:: Task material

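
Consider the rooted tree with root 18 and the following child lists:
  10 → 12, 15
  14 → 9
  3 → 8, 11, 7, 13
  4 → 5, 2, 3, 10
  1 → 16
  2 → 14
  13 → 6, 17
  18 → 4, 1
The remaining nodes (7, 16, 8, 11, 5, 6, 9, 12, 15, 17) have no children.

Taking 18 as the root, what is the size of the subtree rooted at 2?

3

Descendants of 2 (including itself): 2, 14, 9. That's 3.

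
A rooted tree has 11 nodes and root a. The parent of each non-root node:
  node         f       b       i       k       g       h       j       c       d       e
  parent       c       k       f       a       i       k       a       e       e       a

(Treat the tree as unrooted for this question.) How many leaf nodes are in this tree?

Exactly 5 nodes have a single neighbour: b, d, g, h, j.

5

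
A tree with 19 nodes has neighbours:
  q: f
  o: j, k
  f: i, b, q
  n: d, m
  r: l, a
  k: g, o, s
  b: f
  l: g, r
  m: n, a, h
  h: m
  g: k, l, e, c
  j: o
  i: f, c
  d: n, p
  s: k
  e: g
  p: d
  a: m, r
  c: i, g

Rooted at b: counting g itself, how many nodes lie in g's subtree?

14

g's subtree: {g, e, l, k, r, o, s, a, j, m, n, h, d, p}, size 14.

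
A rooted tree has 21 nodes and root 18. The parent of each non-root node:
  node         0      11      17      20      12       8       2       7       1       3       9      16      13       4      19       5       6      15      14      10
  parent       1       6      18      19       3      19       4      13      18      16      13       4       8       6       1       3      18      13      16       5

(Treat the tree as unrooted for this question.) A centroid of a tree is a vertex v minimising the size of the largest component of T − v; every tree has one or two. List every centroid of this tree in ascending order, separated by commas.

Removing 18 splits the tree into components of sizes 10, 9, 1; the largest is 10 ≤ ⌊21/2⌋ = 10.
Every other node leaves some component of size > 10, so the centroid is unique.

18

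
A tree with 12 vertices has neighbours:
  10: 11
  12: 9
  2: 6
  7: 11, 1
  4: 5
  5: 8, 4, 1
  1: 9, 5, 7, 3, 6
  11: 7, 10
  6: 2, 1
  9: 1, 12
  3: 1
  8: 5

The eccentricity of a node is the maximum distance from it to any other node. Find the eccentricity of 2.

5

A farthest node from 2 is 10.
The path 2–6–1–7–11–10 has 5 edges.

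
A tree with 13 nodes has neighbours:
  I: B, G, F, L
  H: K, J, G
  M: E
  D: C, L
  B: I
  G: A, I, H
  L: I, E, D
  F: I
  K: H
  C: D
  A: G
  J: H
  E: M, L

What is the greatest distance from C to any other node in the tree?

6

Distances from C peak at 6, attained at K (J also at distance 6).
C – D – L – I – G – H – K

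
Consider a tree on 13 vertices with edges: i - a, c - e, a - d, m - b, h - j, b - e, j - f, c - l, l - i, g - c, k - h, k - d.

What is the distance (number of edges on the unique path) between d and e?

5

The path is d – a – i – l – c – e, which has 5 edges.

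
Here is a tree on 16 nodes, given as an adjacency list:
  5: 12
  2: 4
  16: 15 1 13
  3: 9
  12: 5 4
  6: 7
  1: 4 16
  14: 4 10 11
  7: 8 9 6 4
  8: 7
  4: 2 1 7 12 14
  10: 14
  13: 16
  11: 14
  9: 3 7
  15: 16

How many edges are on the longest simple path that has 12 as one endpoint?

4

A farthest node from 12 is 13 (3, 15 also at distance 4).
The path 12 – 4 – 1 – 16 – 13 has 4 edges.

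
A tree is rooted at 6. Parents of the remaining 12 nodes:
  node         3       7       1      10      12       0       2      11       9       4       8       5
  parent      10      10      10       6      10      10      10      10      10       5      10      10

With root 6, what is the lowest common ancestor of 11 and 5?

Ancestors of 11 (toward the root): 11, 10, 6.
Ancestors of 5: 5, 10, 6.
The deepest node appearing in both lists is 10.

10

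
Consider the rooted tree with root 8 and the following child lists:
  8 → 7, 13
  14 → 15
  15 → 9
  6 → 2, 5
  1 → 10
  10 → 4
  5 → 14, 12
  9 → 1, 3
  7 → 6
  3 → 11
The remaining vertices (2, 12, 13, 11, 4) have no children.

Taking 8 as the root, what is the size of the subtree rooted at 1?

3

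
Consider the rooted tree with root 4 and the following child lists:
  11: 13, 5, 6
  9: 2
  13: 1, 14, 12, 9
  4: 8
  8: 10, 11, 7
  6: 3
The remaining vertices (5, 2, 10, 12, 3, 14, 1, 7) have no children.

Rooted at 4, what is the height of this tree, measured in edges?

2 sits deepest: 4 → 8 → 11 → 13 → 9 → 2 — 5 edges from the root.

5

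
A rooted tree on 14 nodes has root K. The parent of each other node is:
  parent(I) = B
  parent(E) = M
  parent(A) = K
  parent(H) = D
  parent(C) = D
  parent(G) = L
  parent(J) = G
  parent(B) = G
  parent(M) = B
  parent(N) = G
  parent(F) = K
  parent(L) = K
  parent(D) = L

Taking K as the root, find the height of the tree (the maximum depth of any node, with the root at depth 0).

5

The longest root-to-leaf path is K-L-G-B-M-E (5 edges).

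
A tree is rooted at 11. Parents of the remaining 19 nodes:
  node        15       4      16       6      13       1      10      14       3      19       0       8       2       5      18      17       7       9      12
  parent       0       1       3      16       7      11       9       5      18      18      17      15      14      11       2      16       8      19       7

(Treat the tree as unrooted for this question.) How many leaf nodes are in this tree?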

::::
:: Task material

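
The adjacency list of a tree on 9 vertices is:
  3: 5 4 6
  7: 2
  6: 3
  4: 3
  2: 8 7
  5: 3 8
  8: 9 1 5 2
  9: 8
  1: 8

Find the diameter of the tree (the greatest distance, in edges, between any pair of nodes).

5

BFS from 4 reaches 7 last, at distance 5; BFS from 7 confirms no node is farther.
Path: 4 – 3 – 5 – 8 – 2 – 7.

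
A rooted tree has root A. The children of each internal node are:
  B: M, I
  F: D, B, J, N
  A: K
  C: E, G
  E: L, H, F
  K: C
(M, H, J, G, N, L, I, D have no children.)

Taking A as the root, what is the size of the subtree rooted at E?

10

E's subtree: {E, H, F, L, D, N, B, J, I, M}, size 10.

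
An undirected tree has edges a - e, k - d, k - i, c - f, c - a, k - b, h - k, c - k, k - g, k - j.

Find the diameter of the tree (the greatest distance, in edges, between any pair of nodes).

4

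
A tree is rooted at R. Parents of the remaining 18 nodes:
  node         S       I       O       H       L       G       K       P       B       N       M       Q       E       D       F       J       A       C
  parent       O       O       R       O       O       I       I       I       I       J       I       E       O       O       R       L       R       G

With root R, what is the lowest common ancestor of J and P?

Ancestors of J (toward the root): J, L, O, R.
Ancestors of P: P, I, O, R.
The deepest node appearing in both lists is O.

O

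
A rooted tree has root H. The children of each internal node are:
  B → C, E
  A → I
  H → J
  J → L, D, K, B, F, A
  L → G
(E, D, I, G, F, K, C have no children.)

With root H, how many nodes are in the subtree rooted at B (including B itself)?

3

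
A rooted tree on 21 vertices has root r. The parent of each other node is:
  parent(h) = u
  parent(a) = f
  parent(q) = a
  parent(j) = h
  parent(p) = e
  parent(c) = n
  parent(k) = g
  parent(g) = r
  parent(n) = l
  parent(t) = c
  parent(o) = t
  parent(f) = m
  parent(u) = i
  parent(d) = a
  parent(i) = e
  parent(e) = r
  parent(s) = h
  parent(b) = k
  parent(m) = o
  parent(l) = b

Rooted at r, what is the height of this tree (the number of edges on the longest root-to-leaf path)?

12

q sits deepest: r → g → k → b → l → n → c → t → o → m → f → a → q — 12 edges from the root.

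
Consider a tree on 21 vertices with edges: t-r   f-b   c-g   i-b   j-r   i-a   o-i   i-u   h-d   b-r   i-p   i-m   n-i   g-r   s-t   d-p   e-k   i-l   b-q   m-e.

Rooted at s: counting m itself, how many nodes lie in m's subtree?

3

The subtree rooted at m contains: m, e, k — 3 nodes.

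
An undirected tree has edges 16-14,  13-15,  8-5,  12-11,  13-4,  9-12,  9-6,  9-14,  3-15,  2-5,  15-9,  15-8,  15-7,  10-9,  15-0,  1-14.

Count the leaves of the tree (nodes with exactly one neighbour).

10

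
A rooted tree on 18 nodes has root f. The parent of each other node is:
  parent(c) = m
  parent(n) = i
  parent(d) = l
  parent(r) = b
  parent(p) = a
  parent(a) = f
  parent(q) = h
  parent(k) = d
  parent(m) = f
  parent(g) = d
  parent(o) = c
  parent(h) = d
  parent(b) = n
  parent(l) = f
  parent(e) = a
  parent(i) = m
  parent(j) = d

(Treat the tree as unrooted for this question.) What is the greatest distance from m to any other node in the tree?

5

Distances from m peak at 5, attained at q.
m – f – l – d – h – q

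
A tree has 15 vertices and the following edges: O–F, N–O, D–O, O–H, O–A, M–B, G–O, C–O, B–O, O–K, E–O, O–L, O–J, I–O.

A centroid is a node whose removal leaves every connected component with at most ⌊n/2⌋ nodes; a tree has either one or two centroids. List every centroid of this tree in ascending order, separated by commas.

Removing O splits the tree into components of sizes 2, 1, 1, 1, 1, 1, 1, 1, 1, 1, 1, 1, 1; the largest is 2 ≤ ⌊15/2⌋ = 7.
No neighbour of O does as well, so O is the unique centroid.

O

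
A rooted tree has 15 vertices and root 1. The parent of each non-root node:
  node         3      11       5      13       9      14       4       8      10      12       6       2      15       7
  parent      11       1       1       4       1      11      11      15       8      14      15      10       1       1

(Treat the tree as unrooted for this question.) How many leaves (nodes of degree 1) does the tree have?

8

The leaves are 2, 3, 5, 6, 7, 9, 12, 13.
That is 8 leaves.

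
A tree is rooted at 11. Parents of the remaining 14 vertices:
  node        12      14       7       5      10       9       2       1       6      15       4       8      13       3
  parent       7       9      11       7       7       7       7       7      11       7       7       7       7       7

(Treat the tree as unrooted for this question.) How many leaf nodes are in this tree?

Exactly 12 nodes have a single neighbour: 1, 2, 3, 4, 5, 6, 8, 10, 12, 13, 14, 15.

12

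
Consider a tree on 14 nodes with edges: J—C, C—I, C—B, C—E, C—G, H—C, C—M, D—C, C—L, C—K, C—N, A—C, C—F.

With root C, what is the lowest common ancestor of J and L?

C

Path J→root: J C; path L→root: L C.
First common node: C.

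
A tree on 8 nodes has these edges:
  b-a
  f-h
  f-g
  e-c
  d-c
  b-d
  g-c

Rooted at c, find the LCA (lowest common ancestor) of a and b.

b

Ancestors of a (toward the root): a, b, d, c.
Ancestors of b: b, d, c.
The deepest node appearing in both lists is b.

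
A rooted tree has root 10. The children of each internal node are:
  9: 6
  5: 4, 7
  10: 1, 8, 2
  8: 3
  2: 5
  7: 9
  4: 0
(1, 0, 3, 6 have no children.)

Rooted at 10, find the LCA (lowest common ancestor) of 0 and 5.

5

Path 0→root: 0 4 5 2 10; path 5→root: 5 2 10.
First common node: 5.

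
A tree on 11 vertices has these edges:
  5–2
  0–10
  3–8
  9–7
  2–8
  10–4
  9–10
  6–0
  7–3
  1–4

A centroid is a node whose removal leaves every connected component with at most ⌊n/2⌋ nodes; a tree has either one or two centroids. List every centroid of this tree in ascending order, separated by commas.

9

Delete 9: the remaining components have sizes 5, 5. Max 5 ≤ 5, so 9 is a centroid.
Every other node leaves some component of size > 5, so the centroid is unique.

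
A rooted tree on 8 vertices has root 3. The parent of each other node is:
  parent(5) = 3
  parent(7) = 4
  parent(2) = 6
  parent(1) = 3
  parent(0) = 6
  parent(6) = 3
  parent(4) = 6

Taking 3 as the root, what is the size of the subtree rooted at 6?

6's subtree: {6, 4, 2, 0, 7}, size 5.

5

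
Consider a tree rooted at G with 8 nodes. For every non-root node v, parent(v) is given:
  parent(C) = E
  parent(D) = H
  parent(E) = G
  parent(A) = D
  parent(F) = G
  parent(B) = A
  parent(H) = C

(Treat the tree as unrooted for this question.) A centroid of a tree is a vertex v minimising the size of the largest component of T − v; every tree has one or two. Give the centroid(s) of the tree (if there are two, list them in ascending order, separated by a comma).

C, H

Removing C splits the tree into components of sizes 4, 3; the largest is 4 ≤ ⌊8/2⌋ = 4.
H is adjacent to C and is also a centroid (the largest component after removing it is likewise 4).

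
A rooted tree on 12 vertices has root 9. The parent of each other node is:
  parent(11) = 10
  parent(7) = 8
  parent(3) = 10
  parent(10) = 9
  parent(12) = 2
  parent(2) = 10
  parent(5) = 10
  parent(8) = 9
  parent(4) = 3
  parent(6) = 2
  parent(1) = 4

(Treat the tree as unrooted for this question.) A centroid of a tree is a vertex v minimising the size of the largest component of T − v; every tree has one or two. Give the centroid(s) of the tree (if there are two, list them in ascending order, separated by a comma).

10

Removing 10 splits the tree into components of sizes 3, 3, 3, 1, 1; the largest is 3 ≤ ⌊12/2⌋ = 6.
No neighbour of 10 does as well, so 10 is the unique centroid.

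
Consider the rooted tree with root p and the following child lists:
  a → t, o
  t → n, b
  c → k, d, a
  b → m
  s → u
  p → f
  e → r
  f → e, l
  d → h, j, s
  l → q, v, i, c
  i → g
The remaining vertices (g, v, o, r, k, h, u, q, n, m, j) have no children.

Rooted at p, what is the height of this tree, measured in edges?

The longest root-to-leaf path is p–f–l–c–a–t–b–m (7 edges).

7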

::::
:: Task material

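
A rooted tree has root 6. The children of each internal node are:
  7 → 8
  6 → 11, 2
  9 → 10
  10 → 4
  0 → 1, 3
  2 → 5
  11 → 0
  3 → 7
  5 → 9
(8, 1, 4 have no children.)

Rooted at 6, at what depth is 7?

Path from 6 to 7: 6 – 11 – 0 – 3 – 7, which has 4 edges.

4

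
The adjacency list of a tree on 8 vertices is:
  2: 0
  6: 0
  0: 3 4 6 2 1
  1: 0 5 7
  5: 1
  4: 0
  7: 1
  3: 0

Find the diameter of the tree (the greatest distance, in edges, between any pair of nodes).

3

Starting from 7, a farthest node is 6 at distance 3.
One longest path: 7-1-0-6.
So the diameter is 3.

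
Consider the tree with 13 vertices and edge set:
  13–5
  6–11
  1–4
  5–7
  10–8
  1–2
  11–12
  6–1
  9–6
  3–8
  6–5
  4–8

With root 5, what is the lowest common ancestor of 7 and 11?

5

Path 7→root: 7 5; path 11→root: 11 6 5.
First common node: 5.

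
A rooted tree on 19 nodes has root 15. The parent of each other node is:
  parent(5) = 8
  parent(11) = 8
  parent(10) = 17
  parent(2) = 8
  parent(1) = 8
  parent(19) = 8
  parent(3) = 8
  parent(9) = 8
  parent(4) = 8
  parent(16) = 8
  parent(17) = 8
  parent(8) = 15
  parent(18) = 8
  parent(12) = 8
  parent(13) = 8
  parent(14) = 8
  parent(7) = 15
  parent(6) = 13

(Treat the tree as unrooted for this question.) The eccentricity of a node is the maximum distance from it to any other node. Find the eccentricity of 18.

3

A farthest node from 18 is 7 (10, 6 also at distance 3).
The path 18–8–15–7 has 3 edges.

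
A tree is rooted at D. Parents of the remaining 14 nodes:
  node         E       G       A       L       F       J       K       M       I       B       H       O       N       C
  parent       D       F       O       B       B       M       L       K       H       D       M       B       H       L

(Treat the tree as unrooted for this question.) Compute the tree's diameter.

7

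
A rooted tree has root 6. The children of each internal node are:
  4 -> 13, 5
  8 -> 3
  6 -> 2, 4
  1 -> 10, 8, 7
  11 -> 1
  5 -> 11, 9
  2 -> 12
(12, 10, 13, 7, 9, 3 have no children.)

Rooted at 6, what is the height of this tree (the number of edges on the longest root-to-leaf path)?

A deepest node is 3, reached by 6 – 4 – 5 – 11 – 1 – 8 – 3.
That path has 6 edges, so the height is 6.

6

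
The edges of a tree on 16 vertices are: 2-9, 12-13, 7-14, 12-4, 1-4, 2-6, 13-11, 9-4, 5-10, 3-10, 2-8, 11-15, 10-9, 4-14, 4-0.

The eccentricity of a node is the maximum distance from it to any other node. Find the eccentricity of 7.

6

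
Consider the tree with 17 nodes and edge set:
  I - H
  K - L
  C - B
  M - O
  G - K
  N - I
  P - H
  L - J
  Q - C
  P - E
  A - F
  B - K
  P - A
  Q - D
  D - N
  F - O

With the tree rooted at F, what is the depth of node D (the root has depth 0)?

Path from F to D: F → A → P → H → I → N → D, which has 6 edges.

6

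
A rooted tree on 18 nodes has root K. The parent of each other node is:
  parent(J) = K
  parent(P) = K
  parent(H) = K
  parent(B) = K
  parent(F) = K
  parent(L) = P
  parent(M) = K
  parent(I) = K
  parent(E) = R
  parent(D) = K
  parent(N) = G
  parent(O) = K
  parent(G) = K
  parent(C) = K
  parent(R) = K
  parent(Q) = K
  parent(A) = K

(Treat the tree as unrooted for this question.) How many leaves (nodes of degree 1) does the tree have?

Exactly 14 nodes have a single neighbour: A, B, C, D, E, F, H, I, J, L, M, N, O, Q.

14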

::::

◆ Work to be completed: Copy word for word the stretch of entries above from the line that has "Rooted at c, find" through the line that has "(1, 0, 3, 6 have no children.)", both ends included, and nothing outside it.

◆ Solution to the exercise:
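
Rooted at c, find the LCA (lowest common ancestor) of a and b.

b

Ancestors of a (toward the root): a, b, d, c.
Ancestors of b: b, d, c.
The deepest node appearing in both lists is b.

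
A rooted tree has root 10. The children of each internal node are:
  9: 6
  5: 4, 7
  10: 1, 8, 2
  8: 3
  2: 5
  7: 9
  4: 0
(1, 0, 3, 6 have no children.)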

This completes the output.